→ Stored data

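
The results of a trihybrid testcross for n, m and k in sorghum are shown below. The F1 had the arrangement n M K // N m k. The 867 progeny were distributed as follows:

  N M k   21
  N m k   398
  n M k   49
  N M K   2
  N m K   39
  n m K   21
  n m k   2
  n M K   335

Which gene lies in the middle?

The two rarest classes, N M K and n m k, are the double crossovers. Comparing them with the parentals, only the n allele has switched, so n is the middle locus and the order is m – n – k.

n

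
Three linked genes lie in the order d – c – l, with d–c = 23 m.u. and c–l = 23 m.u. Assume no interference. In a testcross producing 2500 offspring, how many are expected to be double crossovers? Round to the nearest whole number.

Map distances give recombination frequencies of 0.230 and 0.230 for the two intervals.
With no interference, expected double-crossover frequency = 0.230 × 0.230 = 0.05290.
Expected number = 0.05290 × 2500 = 132.25 ≈ 132.

132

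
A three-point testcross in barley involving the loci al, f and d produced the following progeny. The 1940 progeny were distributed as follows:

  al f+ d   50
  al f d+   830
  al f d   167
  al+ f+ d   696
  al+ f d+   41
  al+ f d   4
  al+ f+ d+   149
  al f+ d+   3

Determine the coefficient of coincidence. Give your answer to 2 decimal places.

0.43

The two most frequent reciprocal classes, al+ f+ d and al f d+, are the parental types, so the F1 was al+ f+ d / al f d+.
The two rarest classes, al+ f d and al f+ d+, are the double crossovers. Comparing them with the parentals, only the f allele has switched, so f is the middle locus and the order is al – f – d.
al–f: (91 + 7)/1940 = 0.0505; f–d: (316 + 7)/1940 = 0.1665.
Expected DCO frequency = 0.0505 × 0.1665 ≈ 0.00841; observed = 7/1940 ≈ 0.00361.
Coefficient of coincidence = 0.00361/0.00841 ≈ 0.43.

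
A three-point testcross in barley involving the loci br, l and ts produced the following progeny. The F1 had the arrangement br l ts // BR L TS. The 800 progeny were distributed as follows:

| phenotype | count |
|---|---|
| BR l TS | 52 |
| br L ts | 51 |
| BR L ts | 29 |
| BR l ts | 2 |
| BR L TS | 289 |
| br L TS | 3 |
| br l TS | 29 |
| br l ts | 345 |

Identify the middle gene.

The two rarest classes, BR l ts and br L TS, are the double crossovers. Comparing them with the parentals, only the br allele has switched, so br is the middle locus and the order is ts – br – l.

br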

→ What is expected
Set down all the entries again, word for word.

→ Result for this exercise
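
The results of a trihybrid testcross for n, m and k in sorghum are shown below. The F1 had the arrangement n M K // N m k. The 867 progeny were distributed as follows:

  N M k   21
  N m k   398
  n M k   49
  N M K   2
  N m K   39
  n m K   21
  n m k   2
  n M K   335

Which gene lies in the middle?

The two rarest classes, N M K and n m k, are the double crossovers. Comparing them with the parentals, only the n allele has switched, so n is the middle locus and the order is m – n – k.

n

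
Three linked genes lie in the order d – c – l, with d–c = 23 m.u. and c–l = 23 m.u. Assume no interference. In a testcross producing 2500 offspring, how many are expected to be double crossovers? Round to the nearest whole number.

Map distances give recombination frequencies of 0.230 and 0.230 for the two intervals.
With no interference, expected double-crossover frequency = 0.230 × 0.230 = 0.05290.
Expected number = 0.05290 × 2500 = 132.25 ≈ 132.

132

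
A three-point testcross in barley involving the loci al, f and d produced the following progeny. The 1940 progeny were distributed as follows:

  al f+ d   50
  al f d+   830
  al f d   167
  al+ f+ d   696
  al+ f d+   41
  al+ f d   4
  al+ f+ d+   149
  al f+ d+   3

Determine the coefficient of coincidence. Give your answer to 2 decimal places.

0.43

The two most frequent reciprocal classes, al+ f+ d and al f d+, are the parental types, so the F1 was al+ f+ d / al f d+.
The two rarest classes, al+ f d and al f+ d+, are the double crossovers. Comparing them with the parentals, only the f allele has switched, so f is the middle locus and the order is al – f – d.
al–f: (91 + 7)/1940 = 0.0505; f–d: (316 + 7)/1940 = 0.1665.
Expected DCO frequency = 0.0505 × 0.1665 ≈ 0.00841; observed = 7/1940 ≈ 0.00361.
Coefficient of coincidence = 0.00361/0.00841 ≈ 0.43.

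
A three-point testcross in barley involving the loci br, l and ts produced the following progeny. The F1 had the arrangement br l ts // BR L TS. The 800 progeny were distributed as follows:

| phenotype | count |
|---|---|
| BR l TS | 52 |
| br L ts | 51 |
| BR L ts | 29 |
| BR l ts | 2 |
| BR L TS | 289 |
| br L TS | 3 |
| br l TS | 29 |
| br l ts | 345 |

Identify the middle gene.

The two rarest classes, BR l ts and br L TS, are the double crossovers. Comparing them with the parentals, only the br allele has switched, so br is the middle locus and the order is ts – br – l.

br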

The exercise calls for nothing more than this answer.